▸ What is expected
Once you find the line with "In a certain" in the data that follows, repeat it and every line after it exactly, through the line with "Rule 4: Voiced".

=== Begin Enclosure ===

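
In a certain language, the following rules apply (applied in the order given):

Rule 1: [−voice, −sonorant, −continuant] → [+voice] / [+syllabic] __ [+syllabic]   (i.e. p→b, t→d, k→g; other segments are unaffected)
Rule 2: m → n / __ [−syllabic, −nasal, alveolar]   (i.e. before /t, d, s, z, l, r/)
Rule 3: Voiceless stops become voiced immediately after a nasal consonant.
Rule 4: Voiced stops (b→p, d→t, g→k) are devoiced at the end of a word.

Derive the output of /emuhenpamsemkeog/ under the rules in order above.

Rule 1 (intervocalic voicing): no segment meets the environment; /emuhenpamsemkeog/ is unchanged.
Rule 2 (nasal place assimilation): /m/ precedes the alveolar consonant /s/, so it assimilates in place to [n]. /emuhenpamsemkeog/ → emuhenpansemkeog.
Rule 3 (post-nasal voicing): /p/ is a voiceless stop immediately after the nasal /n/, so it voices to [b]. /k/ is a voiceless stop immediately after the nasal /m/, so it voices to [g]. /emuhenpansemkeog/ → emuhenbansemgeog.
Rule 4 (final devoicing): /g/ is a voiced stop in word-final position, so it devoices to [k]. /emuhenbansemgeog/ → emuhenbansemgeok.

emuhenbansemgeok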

=== End Enclosure ===
=== Begin Enclosure ===

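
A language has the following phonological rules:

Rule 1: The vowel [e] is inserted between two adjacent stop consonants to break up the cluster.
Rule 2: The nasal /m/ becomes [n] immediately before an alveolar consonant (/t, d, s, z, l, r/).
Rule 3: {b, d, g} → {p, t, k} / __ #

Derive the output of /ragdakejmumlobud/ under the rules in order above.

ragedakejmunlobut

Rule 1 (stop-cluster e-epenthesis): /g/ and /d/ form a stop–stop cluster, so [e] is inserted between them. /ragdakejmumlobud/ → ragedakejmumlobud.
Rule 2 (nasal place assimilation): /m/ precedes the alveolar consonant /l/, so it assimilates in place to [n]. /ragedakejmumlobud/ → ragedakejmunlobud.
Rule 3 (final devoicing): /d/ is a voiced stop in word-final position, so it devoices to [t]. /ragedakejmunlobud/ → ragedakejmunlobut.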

=== End Enclosure ===
=== Begin Enclosure ===

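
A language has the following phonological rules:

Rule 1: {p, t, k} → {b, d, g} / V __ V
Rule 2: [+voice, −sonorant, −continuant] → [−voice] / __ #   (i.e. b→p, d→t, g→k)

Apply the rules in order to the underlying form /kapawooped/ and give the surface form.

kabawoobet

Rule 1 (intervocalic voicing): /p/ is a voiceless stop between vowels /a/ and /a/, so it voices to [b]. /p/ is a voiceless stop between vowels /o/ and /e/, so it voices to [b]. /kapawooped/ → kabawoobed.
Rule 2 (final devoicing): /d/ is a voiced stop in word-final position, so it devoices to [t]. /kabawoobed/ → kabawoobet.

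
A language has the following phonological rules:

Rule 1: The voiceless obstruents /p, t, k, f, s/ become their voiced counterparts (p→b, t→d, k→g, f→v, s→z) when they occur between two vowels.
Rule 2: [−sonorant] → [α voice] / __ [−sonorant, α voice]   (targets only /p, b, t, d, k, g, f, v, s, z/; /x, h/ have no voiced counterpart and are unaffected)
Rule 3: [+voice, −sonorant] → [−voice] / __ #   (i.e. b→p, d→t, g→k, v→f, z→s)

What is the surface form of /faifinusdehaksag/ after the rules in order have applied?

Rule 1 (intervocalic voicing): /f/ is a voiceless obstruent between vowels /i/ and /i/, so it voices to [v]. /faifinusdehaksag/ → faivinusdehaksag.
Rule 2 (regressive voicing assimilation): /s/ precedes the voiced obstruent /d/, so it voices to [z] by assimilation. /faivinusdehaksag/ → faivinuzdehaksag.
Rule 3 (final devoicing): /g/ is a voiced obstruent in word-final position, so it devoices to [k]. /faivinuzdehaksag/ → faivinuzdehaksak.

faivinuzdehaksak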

=== End Enclosure ===

▸ Exercise solution
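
In a certain language, the following rules apply (applied in the order given):

Rule 1: [−voice, −sonorant, −continuant] → [+voice] / [+syllabic] __ [+syllabic]   (i.e. p→b, t→d, k→g; other segments are unaffected)
Rule 2: m → n / __ [−syllabic, −nasal, alveolar]   (i.e. before /t, d, s, z, l, r/)
Rule 3: Voiceless stops become voiced immediately after a nasal consonant.
Rule 4: Voiced stops (b→p, d→t, g→k) are devoiced at the end of a word.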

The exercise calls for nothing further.